The reply should consist of every entry, repeated exactly.

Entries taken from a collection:
^^^^^^^^^^^^^^^^
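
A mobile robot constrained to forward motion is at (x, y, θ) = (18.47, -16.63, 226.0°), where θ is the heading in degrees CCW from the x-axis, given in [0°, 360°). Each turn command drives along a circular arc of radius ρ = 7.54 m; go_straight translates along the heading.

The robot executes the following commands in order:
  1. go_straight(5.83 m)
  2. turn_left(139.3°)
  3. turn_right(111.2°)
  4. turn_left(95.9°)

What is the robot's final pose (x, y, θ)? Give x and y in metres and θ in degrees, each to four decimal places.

(34.4307, -52.6338, 350.0000°)

set_pose: (x, y, θ) = (18.4700, -16.6300, 226.0000°), ρ = 7.54
go_straight(5.83): x += 5.83·cos θ, y += 5.83·sin θ → (14.4201, -20.8238, 226.0000°)
turn_left(139.3°): centre at ρ to the left, rotate +139.3° → (20.5404, -33.5692, 365.3000° ≡ 5.3000°)
turn_right(111.2°): centre at ρ to the right, rotate −111.2° → (28.4884, -43.1427, -105.9000° ≡ 254.1000°)
turn_left(95.9°): centre at ρ to the left, rotate +95.9° → (34.4307, -52.6338, 350.0000°)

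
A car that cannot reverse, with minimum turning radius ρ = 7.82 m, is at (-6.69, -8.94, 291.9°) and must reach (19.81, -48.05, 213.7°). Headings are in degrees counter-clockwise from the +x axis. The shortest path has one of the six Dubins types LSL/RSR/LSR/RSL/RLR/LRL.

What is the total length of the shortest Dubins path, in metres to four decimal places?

52.6514 m

Let ψ = atan2(Δy, Δx) = atan2(-39.11, 26.50) = -55.8794° be the start→goal bearing.
Normalize: d = |goal − start| / ρ = 47.242376/7.82 = 6.041225, α = (θ_start − ψ) mod 360° = 347.7794° = 6.069895 rad, β = (θ_goal − ψ) mod 360° = 269.5794° = 4.705048 rad.
Common terms: sin α = -0.211677, cos α = 0.977340, sin β = -0.999973, cos β = -0.007341, cos(α−β) = 0.204496, d² = 36.496394. Work in radians in the unit-radius frame; every candidate has L = ρ·(t + p + q).
LSL: p² = 2 + d² − 2cos(α−β) + 2d(sin α − sin β) = 47.611953; p = √p² = 6.900142; φ = atan2(cos β − cos α, d + sin α − sin β) = -0.143193 rad; t = (φ − α) mod 2π = 0.070097 rad, q = (β − φ) mod 2π = 4.848241 rad → L = 7.82·(0.070097 + 6.900142 + 4.848241) = 7.82·11.818479 = 92.420509 m
RSR: p² = 2 + d² − 2cos(α−β) + 2d(sin β − sin α) = 28.562851; p = √p² = 5.344422; φ = atan2(cos α − cos β, d − sin α + sin β) = 0.185303 rad; t = (α − φ) mod 2π = 5.884592 rad, q = (φ − β) mod 2π = 1.763441 rad → L = 7.82·(5.884592 + 5.344422 + 1.763441) = 7.82·12.992455 = 101.601000 m
LSR: p² = d² − 2 + 2cos(α−β) + 2d(sin α + sin β) = 20.265690; p = √p² = 4.501743; φ = atan2(−cos α − cos β, d + sin α + sin β) − atan2(−2, p) = 0.219872 rad; t = (φ − α) mod 2π = 0.433162 rad, q = (φ − β) mod 2π = 1.798010 rad → L = 7.82·(0.433162 + 4.501743 + 1.798010) = 7.82·6.732915 = 52.651397 m
RSL: p² = d² − 2 + 2cos(α−β) − 2d(sin α + sin β) = 49.545082; p = √p² = 7.038827; φ = atan2(cos α + cos β, d − sin α − sin β) − atan2(2, p) = -0.143891 rad; t = (α − φ) mod 2π = 6.213786 rad, q = (β − φ) mod 2π = 4.848939 rad → L = 7.82·(6.213786 + 7.038827 + 4.848939) = 7.82·18.101552 = 141.554134 m
RLR: c = (6 − d² + 2cos(α−β) + 2d(sin α − sin β))/8 = -2.570356, |c| > 1 → infeasible
LRL: c = (6 − d² + 2cos(α−β) − 2d(sin α − sin β))/8 = -4.951494, |c| > 1 → infeasible
Shortest: LSR with L = 52.651397 m ≈ 52.6514 m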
^^^^^^^^^^^^^^^^
[ANSWER FOR THE TASK]
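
A mobile robot constrained to forward motion is at (x, y, θ) = (18.47, -16.63, 226.0°), where θ is the heading in degrees CCW from the x-axis, given in [0°, 360°). Each turn command drives along a circular arc of radius ρ = 7.54 m; go_straight translates along the heading.

The robot executes the following commands in order:
  1. go_straight(5.83 m)
  2. turn_left(139.3°)
  3. turn_right(111.2°)
  4. turn_left(95.9°)

What is the robot's final pose (x, y, θ)? Give x and y in metres and θ in degrees, each to four decimal places.

(34.4307, -52.6338, 350.0000°)

set_pose: (x, y, θ) = (18.4700, -16.6300, 226.0000°), ρ = 7.54
go_straight(5.83): x += 5.83·cos θ, y += 5.83·sin θ → (14.4201, -20.8238, 226.0000°)
turn_left(139.3°): centre at ρ to the left, rotate +139.3° → (20.5404, -33.5692, 365.3000° ≡ 5.3000°)
turn_right(111.2°): centre at ρ to the right, rotate −111.2° → (28.4884, -43.1427, -105.9000° ≡ 254.1000°)
turn_left(95.9°): centre at ρ to the left, rotate +95.9° → (34.4307, -52.6338, 350.0000°)

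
A car that cannot reverse, with minimum turning radius ρ = 7.82 m, is at (-6.69, -8.94, 291.9°) and must reach (19.81, -48.05, 213.7°). Headings are in degrees counter-clockwise from the +x axis. The shortest path has one of the six Dubins types LSL/RSR/LSR/RSL/RLR/LRL.

What is the total length of the shortest Dubins path, in metres to four decimal places?

52.6514 m

Let ψ = atan2(Δy, Δx) = atan2(-39.11, 26.50) = -55.8794° be the start→goal bearing.
Normalize: d = |goal − start| / ρ = 47.242376/7.82 = 6.041225, α = (θ_start − ψ) mod 360° = 347.7794° = 6.069895 rad, β = (θ_goal − ψ) mod 360° = 269.5794° = 4.705048 rad.
Common terms: sin α = -0.211677, cos α = 0.977340, sin β = -0.999973, cos β = -0.007341, cos(α−β) = 0.204496, d² = 36.496394. Work in radians in the unit-radius frame; every candidate has L = ρ·(t + p + q).
LSL: p² = 2 + d² − 2cos(α−β) + 2d(sin α − sin β) = 47.611953; p = √p² = 6.900142; φ = atan2(cos β − cos α, d + sin α − sin β) = -0.143193 rad; t = (φ − α) mod 2π = 0.070097 rad, q = (β − φ) mod 2π = 4.848241 rad → L = 7.82·(0.070097 + 6.900142 + 4.848241) = 7.82·11.818479 = 92.420509 m
RSR: p² = 2 + d² − 2cos(α−β) + 2d(sin β − sin α) = 28.562851; p = √p² = 5.344422; φ = atan2(cos α − cos β, d − sin α + sin β) = 0.185303 rad; t = (α − φ) mod 2π = 5.884592 rad, q = (φ − β) mod 2π = 1.763441 rad → L = 7.82·(5.884592 + 5.344422 + 1.763441) = 7.82·12.992455 = 101.601000 m
LSR: p² = d² − 2 + 2cos(α−β) + 2d(sin α + sin β) = 20.265690; p = √p² = 4.501743; φ = atan2(−cos α − cos β, d + sin α + sin β) − atan2(−2, p) = 0.219872 rad; t = (φ − α) mod 2π = 0.433162 rad, q = (φ − β) mod 2π = 1.798010 rad → L = 7.82·(0.433162 + 4.501743 + 1.798010) = 7.82·6.732915 = 52.651397 m
RSL: p² = d² − 2 + 2cos(α−β) − 2d(sin α + sin β) = 49.545082; p = √p² = 7.038827; φ = atan2(cos α + cos β, d − sin α − sin β) − atan2(2, p) = -0.143891 rad; t = (α − φ) mod 2π = 6.213786 rad, q = (β − φ) mod 2π = 4.848939 rad → L = 7.82·(6.213786 + 7.038827 + 4.848939) = 7.82·18.101552 = 141.554134 m
RLR: c = (6 − d² + 2cos(α−β) + 2d(sin α − sin β))/8 = -2.570356, |c| > 1 → infeasible
LRL: c = (6 − d² + 2cos(α−β) − 2d(sin α − sin β))/8 = -4.951494, |c| > 1 → infeasible
Shortest: LSR with L = 52.651397 m ≈ 52.6514 m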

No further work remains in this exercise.